### [TASK BRIEF]
Transcribe all of the data exactly, leaving nothing out.

***** RECORD SET *****

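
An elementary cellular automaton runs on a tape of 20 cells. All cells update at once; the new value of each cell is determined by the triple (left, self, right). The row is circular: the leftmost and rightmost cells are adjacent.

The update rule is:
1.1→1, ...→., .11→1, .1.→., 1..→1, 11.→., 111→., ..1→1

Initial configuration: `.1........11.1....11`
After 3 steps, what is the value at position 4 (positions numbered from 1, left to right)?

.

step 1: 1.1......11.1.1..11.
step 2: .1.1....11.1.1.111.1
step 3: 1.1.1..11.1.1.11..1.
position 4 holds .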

*****

### [OUTPUT]
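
An elementary cellular automaton runs on a tape of 20 cells. All cells update at once; the new value of each cell is determined by the triple (left, self, right). The row is circular: the leftmost and rightmost cells are adjacent.

The update rule is:
1.1→1, ...→., .11→1, .1.→., 1..→1, 11.→., 111→., ..1→1

Initial configuration: `.1........11.1....11`
After 3 steps, what is the value at position 4 (positions numbered from 1, left to right)?

.

step 1: 1.1......11.1.1..11.
step 2: .1.1....11.1.1.111.1
step 3: 1.1.1..11.1.1.11..1.
position 4 holds .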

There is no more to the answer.